▸ YOUR OBJECTIVE
For the entries that follow, report how many lines include the word "perpendicular" and add nothing.

Extracted data entries
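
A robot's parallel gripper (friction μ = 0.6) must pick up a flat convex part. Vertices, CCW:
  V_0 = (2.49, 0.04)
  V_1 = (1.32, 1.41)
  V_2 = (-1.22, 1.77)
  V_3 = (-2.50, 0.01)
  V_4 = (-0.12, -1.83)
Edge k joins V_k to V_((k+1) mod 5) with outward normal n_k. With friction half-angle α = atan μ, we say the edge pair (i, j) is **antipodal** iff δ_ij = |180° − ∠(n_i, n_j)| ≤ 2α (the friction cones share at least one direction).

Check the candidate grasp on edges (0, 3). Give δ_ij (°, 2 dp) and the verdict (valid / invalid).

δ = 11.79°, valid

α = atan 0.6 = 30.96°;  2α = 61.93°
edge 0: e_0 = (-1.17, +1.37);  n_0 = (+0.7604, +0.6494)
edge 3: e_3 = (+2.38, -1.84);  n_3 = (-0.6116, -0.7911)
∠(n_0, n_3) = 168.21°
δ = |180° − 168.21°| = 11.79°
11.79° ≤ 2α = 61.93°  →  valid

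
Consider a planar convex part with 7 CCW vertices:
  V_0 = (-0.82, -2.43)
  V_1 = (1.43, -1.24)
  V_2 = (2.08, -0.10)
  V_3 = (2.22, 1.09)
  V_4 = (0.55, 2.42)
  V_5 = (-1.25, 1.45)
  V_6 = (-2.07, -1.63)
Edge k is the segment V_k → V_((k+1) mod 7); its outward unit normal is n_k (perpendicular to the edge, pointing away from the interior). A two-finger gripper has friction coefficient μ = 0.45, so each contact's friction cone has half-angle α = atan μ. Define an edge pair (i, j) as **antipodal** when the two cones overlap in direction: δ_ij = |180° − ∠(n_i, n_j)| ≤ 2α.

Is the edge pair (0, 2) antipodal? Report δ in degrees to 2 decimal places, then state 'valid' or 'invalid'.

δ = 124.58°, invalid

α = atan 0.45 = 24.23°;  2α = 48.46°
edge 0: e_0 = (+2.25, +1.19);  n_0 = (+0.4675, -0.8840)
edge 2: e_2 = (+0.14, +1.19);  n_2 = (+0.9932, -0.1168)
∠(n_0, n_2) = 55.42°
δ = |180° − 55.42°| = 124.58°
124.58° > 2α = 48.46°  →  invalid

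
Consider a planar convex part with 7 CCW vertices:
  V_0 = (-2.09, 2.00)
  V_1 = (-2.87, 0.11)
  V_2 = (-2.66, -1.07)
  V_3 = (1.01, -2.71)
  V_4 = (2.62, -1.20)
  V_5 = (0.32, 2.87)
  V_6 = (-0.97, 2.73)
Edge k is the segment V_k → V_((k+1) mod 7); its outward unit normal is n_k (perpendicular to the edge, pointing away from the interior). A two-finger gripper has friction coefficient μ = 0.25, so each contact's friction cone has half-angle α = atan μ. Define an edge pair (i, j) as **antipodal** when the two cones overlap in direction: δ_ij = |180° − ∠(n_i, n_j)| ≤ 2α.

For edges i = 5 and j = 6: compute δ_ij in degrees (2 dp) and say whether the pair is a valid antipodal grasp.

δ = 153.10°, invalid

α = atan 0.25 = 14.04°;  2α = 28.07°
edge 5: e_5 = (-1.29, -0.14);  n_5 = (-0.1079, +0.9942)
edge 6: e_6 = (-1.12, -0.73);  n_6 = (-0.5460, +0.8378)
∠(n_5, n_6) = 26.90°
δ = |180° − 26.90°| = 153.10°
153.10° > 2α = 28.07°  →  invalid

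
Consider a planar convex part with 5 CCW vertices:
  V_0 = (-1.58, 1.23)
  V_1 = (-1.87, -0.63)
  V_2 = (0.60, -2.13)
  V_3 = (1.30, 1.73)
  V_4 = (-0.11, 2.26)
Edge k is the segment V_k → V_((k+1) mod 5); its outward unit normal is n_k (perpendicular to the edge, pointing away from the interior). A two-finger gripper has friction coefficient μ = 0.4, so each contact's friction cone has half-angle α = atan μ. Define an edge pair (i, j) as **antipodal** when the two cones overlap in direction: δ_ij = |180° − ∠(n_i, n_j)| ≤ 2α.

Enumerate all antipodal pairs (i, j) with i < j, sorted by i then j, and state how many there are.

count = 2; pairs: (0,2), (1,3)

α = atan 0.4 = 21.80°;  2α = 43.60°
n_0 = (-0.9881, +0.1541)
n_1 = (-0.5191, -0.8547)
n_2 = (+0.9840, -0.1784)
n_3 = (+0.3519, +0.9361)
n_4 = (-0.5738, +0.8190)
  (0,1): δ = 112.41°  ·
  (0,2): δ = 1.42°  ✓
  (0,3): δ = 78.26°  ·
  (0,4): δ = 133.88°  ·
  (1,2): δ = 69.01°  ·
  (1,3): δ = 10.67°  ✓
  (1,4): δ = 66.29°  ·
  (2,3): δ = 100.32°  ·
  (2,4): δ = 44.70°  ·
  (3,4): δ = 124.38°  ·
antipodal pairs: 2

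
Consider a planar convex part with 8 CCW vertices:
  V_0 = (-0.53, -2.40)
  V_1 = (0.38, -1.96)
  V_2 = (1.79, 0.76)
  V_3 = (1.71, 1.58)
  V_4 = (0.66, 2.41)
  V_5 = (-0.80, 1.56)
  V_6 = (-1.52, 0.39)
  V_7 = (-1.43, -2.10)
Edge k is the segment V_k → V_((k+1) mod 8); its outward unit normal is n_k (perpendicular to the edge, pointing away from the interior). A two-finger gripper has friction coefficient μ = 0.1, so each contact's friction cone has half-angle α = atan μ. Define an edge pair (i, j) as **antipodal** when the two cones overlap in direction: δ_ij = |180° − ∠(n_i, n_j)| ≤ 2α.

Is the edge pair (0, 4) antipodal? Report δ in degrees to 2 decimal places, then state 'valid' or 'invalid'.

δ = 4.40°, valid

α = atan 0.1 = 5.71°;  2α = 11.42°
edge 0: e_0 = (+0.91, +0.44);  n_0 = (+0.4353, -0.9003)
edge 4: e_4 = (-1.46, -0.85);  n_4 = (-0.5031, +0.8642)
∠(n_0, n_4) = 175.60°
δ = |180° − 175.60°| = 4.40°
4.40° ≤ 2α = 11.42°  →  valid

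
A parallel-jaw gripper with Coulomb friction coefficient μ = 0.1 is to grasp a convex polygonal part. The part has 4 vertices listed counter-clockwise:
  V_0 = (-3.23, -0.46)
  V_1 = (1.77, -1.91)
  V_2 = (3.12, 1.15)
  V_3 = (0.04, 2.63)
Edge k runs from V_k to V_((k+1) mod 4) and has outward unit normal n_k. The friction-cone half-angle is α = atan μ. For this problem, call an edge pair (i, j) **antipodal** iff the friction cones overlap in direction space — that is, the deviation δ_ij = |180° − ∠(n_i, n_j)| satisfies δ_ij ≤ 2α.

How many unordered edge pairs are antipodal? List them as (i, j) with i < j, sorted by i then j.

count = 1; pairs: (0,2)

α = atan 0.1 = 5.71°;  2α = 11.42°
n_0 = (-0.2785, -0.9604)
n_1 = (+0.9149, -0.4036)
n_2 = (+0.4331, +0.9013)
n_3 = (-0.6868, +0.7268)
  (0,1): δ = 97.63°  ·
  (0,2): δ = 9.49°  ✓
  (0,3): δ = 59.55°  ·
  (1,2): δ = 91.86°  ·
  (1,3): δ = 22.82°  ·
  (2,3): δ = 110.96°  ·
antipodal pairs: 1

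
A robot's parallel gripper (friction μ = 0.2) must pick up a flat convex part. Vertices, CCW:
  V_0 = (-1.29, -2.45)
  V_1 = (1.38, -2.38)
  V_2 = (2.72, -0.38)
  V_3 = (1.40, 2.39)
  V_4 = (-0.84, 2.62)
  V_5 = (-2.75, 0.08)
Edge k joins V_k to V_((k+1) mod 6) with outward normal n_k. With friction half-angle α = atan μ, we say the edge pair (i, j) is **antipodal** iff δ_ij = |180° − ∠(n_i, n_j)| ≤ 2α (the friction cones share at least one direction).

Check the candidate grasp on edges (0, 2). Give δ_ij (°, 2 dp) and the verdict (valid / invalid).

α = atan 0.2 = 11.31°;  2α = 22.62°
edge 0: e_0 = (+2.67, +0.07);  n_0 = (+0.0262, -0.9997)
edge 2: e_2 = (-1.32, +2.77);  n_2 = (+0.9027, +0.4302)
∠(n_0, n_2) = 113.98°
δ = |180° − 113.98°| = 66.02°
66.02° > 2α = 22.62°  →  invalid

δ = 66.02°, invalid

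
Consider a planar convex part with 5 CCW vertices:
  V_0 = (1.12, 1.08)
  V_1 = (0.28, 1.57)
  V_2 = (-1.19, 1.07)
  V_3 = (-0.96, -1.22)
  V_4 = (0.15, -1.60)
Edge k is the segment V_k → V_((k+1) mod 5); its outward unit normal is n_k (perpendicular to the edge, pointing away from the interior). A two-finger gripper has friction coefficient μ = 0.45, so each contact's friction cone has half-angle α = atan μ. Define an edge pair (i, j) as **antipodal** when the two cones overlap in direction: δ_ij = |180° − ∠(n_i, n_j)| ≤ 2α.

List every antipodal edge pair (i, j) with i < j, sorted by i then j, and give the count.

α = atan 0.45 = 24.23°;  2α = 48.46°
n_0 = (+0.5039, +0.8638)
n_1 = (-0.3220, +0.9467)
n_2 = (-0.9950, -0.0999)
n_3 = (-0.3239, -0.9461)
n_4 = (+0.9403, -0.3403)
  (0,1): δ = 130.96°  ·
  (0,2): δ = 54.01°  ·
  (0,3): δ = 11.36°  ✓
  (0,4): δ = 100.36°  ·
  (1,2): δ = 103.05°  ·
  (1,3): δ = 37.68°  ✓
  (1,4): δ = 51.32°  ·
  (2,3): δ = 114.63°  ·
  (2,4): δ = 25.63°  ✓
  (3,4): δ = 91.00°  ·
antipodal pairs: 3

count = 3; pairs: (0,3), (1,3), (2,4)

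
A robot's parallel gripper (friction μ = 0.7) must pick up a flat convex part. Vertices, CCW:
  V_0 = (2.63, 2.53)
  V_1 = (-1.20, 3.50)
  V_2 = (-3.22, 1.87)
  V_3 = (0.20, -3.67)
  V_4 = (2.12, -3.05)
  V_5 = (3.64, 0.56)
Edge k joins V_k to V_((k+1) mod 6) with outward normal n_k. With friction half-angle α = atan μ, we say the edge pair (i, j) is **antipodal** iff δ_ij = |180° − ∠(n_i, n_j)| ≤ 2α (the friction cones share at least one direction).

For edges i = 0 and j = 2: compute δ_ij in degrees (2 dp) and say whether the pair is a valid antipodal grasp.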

▸ TASK SOLUTION
5